§ REQUIREMENT
Only the last stretch of the records is wanted: restate word for word the line with "In the SPE reached" and every line after it.

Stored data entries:
· · ·

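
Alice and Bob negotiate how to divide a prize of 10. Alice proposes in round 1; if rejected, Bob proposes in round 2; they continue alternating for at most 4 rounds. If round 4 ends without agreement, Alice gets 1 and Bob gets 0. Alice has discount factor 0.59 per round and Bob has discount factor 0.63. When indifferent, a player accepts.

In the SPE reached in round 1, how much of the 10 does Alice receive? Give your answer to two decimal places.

5.31

Round 4 (Bob proposes): Alice gets 1 if talks fail, so Bob offers 1 and keeps 9.
Round 3 (Alice proposes): Bob can get 9 next round, worth 0.63 × 9 = 5.67 now; Alice offers that and keeps 4.33.
Round 2 (Bob proposes): Alice can get 4.33 next round, worth 0.59 × 4.33 = 2.5547 now; Bob offers that and keeps 7.4453.
Round 1 (Alice proposes): Bob can get 7.4453 next round, worth 0.63 × 7.4453 = 4.690539 now. Alice offers 4.690539 and keeps 10 − 4.690539 = 5.309461.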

· · ·

§ ANSWER SPACE
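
In the SPE reached in round 1, how much of the 10 does Alice receive? Give your answer to two decimal places.

5.31

Round 4 (Bob proposes): Alice gets 1 if talks fail, so Bob offers 1 and keeps 9.
Round 3 (Alice proposes): Bob can get 9 next round, worth 0.63 × 9 = 5.67 now; Alice offers that and keeps 4.33.
Round 2 (Bob proposes): Alice can get 4.33 next round, worth 0.59 × 4.33 = 2.5547 now; Bob offers that and keeps 7.4453.
Round 1 (Alice proposes): Bob can get 7.4453 next round, worth 0.63 × 7.4453 = 4.690539 now. Alice offers 4.690539 and keeps 10 − 4.690539 = 5.309461.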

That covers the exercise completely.